Set down exactly the lines running from the line with "In the reference" to the end of the listing below, both ends included.

(Beginning of Given records)

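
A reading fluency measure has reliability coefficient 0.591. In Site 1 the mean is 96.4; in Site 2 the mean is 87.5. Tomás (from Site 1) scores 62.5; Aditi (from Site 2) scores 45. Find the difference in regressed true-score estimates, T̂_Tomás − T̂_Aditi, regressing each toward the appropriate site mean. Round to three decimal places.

13.983

T̂_Tomás = 0.591(62.5) + 0.409(96.4) = 76.36510
T̂_Aditi = 0.591(45) + 0.409(87.5) = 62.38250
Difference = 76.36510 − 62.38250 = 13.98260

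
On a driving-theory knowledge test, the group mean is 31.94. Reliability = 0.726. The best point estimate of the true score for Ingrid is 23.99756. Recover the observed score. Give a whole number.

21

T̂ = ρX + (1 − ρ)μ  ⇒  X = (T̂ − (1 − ρ)μ) / ρ
X = (23.99756 − 0.274 × 31.94) / 0.726 = (23.99756 − 8.75156) / 0.726 = 15.24600 / 0.726 = 21.00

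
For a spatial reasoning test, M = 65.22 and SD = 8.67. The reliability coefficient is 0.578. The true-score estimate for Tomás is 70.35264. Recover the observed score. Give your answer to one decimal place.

T̂ = ρX + (1 − ρ)μ  ⇒  X = (T̂ − (1 − ρ)μ) / ρ
X = (70.35264 − 0.422 × 65.22) / 0.578 = (70.35264 − 27.52284) / 0.578 = 42.82980 / 0.578 = 74.100

74.1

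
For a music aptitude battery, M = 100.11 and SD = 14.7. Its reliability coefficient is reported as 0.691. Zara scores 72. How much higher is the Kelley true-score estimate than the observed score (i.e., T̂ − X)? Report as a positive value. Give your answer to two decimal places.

8.69

T̂ = 0.691(72) + 0.309(100.11) = 49.752 + 30.93399 = 80.6860 → 80.686
T̂ − X = 80.686 − 72 = 8.686 → 8.69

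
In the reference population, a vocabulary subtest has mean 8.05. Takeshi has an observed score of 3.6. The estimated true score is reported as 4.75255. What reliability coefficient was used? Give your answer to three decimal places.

0.741

T̂ = ρX + (1 − ρ)μ  ⇒  T̂ − μ = ρ(X − μ)
ρ = (T̂ − μ)/(X − μ) = (4.75255 − 8.05) / (3.6 − 8.05) = -3.29745 / -4.45 = 0.74100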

(End of Given records)

▶ _Output of the exercise_
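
In the reference population, a vocabulary subtest has mean 8.05. Takeshi has an observed score of 3.6. The estimated true score is reported as 4.75255. What reliability coefficient was used? Give your answer to three decimal places.

0.741

T̂ = ρX + (1 − ρ)μ  ⇒  T̂ − μ = ρ(X − μ)
ρ = (T̂ − μ)/(X − μ) = (4.75255 − 8.05) / (3.6 − 8.05) = -3.29745 / -4.45 = 0.74100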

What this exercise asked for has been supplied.